◆ What you are asked to do ◆
Only the lines of the data below from the one with "6 | 9 | 5 | A- | Fall 2023" through the one with "18 | 4 | 6 | B | Fall 2023" are wanted. Repeat them exactly.
====
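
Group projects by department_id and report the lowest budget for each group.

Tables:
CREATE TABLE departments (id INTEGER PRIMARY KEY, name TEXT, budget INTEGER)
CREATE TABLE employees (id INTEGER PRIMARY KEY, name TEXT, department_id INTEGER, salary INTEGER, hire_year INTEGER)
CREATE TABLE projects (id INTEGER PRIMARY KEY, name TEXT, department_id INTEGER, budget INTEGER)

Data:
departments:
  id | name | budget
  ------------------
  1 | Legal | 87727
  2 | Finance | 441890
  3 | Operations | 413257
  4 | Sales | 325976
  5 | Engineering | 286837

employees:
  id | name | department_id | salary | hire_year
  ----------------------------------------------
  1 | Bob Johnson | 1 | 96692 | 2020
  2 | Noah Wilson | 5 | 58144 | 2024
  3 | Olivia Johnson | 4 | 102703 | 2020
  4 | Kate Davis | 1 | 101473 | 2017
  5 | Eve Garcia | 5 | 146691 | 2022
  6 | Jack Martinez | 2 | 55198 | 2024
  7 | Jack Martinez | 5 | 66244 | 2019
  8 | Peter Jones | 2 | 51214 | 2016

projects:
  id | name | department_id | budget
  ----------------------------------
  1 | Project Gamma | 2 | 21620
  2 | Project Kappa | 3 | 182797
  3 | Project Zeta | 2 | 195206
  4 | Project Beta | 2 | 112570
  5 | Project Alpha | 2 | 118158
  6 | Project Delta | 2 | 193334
SELECT department_id, MIN(budget) AS min_budget FROM projects GROUP BY department_id

Execution result:
department_id | min_budget
2 | 21620
3 | 182797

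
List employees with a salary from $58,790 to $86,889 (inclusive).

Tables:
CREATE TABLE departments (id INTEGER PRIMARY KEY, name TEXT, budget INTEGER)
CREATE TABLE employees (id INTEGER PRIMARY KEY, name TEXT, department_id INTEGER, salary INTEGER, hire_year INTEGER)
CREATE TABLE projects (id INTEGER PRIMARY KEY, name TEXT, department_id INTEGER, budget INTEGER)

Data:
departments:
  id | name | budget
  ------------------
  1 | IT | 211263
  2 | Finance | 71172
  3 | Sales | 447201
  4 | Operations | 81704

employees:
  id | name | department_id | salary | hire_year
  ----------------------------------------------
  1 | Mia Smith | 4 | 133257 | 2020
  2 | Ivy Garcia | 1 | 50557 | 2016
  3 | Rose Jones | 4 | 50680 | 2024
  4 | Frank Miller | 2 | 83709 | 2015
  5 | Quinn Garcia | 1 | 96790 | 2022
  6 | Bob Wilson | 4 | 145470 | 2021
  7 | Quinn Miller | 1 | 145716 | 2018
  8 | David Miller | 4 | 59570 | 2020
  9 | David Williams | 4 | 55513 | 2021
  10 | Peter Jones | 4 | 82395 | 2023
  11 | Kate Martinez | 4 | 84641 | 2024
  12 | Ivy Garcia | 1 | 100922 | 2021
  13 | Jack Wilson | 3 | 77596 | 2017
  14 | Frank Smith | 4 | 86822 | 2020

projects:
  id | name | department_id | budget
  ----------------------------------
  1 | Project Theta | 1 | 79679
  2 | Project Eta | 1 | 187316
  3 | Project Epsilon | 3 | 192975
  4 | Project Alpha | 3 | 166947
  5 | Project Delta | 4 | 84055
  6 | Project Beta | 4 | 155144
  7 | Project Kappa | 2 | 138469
SELECT name, salary FROM employees WHERE salary BETWEEN 58790 AND 86889

Execution result:
name | salary
Frank Miller | 83709
David Miller | 59570
Peter Jones | 82395
Kate Martinez | 84641
Jack Wilson | 77596
Frank Smith | 86822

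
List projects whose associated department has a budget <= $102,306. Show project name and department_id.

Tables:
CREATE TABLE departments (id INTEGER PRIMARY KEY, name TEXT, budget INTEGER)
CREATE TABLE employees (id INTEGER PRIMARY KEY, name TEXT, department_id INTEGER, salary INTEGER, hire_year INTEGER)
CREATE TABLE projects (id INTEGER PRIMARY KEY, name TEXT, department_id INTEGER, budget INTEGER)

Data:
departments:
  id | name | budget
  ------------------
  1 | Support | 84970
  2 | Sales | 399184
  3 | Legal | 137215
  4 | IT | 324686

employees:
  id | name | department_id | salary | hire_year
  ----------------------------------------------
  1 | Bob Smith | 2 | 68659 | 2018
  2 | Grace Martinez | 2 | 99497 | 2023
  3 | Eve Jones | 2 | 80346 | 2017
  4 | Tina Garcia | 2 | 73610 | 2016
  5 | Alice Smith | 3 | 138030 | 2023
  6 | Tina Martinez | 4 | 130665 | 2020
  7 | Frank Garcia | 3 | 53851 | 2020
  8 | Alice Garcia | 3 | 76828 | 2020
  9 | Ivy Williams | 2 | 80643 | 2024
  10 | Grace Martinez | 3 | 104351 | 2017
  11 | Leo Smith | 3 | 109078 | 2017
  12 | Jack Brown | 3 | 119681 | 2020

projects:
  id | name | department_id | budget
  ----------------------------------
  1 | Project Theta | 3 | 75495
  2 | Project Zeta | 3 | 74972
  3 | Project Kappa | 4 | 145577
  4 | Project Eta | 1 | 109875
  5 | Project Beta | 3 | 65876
SELECT name, department_id FROM projects WHERE department_id IN (SELECT id FROM departments WHERE budget <= 102306)

Execution result:
name | department_id
Project Eta | 1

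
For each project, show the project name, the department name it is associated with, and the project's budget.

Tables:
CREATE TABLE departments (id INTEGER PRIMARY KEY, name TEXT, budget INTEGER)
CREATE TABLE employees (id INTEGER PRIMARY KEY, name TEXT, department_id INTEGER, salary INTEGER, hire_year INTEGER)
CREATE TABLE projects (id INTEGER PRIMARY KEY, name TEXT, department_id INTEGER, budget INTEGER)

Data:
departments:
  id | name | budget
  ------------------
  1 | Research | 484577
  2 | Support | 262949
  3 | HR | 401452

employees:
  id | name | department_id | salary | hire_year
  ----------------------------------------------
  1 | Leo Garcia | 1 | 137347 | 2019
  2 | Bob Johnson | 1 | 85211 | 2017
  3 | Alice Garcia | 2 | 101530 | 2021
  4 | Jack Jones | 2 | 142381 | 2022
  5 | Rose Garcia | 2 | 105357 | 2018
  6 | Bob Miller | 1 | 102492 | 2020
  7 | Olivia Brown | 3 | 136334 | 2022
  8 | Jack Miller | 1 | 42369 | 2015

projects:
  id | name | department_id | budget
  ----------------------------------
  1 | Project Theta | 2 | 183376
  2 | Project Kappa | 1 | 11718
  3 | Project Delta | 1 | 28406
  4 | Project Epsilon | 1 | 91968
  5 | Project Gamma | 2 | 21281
SELECT c.name, p.name AS department, c.budget FROM projects c JOIN departments p ON c.department_id = p.id

Execution result:
name | department | budget
Project Theta | Support | 183376
Project Kappa | Research | 11718
Project Delta | Research | 28406
Project Epsilon | Research | 91968
Project Gamma | Support | 21281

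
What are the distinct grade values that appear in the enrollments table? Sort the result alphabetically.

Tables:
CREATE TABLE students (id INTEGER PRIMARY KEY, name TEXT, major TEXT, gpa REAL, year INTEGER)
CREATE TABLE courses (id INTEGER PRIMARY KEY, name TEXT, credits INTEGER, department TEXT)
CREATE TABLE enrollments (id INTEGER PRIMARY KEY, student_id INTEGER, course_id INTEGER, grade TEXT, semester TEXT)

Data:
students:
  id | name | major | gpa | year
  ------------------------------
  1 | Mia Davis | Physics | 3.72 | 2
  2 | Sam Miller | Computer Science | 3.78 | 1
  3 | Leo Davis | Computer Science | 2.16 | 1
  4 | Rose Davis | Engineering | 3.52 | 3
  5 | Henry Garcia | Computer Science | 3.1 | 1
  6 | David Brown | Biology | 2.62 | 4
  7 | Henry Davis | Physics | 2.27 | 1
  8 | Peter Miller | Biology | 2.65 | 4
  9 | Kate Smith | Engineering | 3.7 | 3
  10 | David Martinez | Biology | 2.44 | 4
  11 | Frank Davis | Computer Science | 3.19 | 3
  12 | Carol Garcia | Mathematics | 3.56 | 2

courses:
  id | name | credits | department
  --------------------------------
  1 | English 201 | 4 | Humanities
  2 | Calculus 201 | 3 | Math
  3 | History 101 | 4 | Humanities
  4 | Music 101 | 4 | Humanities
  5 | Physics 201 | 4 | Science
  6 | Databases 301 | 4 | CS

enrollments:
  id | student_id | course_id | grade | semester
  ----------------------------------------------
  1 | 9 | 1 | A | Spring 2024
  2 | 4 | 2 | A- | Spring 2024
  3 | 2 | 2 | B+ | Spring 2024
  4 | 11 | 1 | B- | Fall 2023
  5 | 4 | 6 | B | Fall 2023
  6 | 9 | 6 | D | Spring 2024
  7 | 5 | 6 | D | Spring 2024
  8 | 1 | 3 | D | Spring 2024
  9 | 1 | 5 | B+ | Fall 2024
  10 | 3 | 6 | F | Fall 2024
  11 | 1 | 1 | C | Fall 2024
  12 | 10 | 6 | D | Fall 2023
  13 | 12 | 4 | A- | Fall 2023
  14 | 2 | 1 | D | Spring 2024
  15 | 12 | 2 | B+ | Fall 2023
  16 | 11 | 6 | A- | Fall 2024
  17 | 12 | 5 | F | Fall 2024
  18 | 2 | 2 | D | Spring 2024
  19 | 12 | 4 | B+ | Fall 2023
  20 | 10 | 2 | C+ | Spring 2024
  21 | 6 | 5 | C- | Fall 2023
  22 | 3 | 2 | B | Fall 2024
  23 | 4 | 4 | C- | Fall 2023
SELECT DISTINCT grade FROM enrollments ORDER BY grade

Execution result:
grade
A
A-
B
B+
B-
C
C+
C-
D
F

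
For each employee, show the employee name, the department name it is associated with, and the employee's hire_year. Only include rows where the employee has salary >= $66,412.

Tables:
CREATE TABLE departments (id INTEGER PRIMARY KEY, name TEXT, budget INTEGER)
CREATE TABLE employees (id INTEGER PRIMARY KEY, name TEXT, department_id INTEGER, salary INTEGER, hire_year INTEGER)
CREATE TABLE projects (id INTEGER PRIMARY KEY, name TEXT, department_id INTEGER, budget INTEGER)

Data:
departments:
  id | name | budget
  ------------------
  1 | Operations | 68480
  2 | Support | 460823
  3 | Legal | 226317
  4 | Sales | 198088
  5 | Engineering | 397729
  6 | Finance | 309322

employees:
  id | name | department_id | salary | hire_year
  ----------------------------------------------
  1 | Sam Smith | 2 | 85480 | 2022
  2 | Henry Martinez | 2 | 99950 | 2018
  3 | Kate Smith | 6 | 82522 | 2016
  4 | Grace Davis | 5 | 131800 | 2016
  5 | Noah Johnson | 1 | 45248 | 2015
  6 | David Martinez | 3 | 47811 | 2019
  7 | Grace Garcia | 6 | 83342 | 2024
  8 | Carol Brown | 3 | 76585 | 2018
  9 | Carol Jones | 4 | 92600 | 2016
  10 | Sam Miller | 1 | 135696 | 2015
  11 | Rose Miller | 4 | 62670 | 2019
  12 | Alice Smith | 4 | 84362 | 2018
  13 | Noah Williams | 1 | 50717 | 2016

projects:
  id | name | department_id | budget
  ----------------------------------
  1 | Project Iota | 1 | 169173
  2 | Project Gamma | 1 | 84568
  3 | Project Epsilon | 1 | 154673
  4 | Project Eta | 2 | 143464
SELECT c.name, p.name AS department, c.hire_year FROM employees c JOIN departments p ON c.department_id = p.id WHERE c.salary >= 66412

Execution result:
name | department | hire_year
Sam Smith | Support | 2022
Henry Martinez | Support | 2018
Kate Smith | Finance | 2016
Grace Davis | Engineering | 2016
Grace Garcia | Finance | 2024
Carol Brown | Legal | 2018
Carol Jones | Sales | 2016
Sam Miller | Operations | 2015
Alice Smith | Sales | 2018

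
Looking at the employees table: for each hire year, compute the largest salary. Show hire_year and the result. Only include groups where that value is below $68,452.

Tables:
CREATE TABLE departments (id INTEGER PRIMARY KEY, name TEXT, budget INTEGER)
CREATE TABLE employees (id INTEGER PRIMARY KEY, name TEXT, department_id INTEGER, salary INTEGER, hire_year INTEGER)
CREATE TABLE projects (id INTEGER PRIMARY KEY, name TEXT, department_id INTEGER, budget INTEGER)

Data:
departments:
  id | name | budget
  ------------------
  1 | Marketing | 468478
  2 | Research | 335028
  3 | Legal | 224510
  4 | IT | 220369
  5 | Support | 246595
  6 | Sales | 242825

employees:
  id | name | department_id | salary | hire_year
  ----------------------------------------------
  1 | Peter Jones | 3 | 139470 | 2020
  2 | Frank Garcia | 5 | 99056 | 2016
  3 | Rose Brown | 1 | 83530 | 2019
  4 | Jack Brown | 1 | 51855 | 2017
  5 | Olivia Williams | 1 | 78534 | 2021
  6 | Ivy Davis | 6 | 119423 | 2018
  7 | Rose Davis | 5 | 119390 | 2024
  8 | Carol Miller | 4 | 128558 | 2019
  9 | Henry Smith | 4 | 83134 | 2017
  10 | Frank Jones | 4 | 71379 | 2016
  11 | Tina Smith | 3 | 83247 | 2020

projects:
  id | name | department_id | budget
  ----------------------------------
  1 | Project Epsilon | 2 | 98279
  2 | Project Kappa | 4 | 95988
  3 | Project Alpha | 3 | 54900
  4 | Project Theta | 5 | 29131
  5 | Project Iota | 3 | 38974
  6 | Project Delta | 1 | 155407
SELECT hire_year, MAX(salary) AS max_salary FROM employees GROUP BY hire_year HAVING MAX(salary) < 68452

Execution result:
(no rows)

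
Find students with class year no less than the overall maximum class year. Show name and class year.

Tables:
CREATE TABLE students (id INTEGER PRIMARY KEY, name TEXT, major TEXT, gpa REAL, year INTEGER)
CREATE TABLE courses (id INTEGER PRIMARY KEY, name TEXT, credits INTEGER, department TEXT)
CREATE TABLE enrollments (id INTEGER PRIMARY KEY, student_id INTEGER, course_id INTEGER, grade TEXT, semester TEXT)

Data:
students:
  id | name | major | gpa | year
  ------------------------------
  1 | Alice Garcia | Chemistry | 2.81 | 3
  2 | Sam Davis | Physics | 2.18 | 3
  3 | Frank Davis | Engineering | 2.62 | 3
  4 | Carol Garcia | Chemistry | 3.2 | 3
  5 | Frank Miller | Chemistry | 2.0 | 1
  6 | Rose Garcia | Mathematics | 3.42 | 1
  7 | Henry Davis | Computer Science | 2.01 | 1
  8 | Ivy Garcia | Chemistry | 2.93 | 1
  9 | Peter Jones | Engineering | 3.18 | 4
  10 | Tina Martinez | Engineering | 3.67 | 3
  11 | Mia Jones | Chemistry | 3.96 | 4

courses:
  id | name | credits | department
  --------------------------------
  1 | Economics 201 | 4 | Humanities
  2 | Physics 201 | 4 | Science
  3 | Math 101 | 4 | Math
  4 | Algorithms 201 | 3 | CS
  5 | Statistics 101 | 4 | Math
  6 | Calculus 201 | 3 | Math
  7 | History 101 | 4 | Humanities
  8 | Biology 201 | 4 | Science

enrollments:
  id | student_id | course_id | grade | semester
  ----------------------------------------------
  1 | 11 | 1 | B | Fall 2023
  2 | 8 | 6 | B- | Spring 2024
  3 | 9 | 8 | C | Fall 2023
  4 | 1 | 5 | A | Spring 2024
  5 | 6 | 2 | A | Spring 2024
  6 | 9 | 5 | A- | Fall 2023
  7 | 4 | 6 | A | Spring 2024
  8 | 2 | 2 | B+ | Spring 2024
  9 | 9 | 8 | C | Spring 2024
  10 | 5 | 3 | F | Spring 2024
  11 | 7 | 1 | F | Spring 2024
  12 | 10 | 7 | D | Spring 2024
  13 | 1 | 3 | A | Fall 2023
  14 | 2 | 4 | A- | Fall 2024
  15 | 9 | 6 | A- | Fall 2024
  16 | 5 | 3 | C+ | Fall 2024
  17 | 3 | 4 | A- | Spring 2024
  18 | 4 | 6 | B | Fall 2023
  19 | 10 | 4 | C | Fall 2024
SELECT name, year FROM students WHERE year >= (SELECT MAX(year) FROM students)

Execution result:
name | year
Peter Jones | 4
Mia Jones | 4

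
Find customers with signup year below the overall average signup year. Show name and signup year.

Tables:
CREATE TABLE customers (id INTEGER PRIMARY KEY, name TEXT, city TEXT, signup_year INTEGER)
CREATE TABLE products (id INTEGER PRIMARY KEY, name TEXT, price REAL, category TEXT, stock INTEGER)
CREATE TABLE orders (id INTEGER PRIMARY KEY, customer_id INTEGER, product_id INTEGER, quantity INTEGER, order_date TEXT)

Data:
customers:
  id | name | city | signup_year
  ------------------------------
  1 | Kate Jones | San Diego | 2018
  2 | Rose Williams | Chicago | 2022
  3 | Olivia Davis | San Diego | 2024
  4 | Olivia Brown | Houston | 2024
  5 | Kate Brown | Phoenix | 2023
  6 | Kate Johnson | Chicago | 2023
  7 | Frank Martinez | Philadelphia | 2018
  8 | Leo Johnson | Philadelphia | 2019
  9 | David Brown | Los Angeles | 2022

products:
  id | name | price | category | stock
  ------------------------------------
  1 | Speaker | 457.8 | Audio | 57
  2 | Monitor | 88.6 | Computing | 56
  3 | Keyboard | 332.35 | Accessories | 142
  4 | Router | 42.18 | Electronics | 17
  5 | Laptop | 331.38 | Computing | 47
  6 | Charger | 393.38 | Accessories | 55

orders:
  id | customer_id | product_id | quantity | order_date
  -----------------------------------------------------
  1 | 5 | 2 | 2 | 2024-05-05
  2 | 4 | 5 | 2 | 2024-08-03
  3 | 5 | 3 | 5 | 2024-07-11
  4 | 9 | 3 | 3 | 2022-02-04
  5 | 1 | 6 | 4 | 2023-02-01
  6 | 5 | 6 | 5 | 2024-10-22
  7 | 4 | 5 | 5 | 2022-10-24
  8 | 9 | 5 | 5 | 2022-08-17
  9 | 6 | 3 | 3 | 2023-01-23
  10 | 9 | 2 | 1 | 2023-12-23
SELECT name, signup_year FROM customers WHERE signup_year < (SELECT AVG(signup_year) FROM customers)

Execution result:
name | signup_year
Kate Jones | 2018
Frank Martinez | 2018
Leo Johnson | 2019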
====
◆ Response to the exercise ◆
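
  6 | 9 | 5 | A- | Fall 2023
  7 | 4 | 6 | A | Spring 2024
  8 | 2 | 2 | B+ | Spring 2024
  9 | 9 | 8 | C | Spring 2024
  10 | 5 | 3 | F | Spring 2024
  11 | 7 | 1 | F | Spring 2024
  12 | 10 | 7 | D | Spring 2024
  13 | 1 | 3 | A | Fall 2023
  14 | 2 | 4 | A- | Fall 2024
  15 | 9 | 6 | A- | Fall 2024
  16 | 5 | 3 | C+ | Fall 2024
  17 | 3 | 4 | A- | Spring 2024
  18 | 4 | 6 | B | Fall 2023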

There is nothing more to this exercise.